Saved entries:
------------
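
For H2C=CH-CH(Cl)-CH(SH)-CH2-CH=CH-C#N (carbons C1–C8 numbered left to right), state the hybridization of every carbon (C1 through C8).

C1: 3 σ bonds, plus one π bond; 3 regions of electron density → sp2.
C2 has 3 σ bonds, plus one π bond: steric number 3 → sp2.
C3 is sp3: 4 σ bonds, 4 electron-density regions.
C4 carries 4 σ bonds, giving a steric number of 4, so it is sp3.
C5 — 4 σ bonds. Steric number 4, so sp3.
C6 carries 3 σ bonds, plus one π bond, giving a steric number of 3, so it is sp2.
C7: 3 σ bonds, plus one π bond; 3 regions of electron density → sp2.
C8 has 2 σ bonds, plus two π bonds: steric number 2 → sp.

C1 sp2, C2 sp2, C3 sp3, C4 sp3, C5 sp3, C6 sp2, C7 sp2, C8 sp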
------------
Give a word-for-word copy of the records.

• _Output for this exercise_:
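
For H2C=CH-CH(Cl)-CH(SH)-CH2-CH=CH-C#N (carbons C1–C8 numbered left to right), state the hybridization of every carbon (C1 through C8).

C1: 3 σ bonds, plus one π bond; 3 regions of electron density → sp2.
C2 has 3 σ bonds, plus one π bond: steric number 3 → sp2.
C3 is sp3: 4 σ bonds, 4 electron-density regions.
C4 carries 4 σ bonds, giving a steric number of 4, so it is sp3.
C5 — 4 σ bonds. Steric number 4, so sp3.
C6 carries 3 σ bonds, plus one π bond, giving a steric number of 3, so it is sp2.
C7: 3 σ bonds, plus one π bond; 3 regions of electron density → sp2.
C8 has 2 σ bonds, plus two π bonds: steric number 2 → sp.

C1 sp2, C2 sp2, C3 sp3, C4 sp3, C5 sp3, C6 sp2, C7 sp2, C8 sp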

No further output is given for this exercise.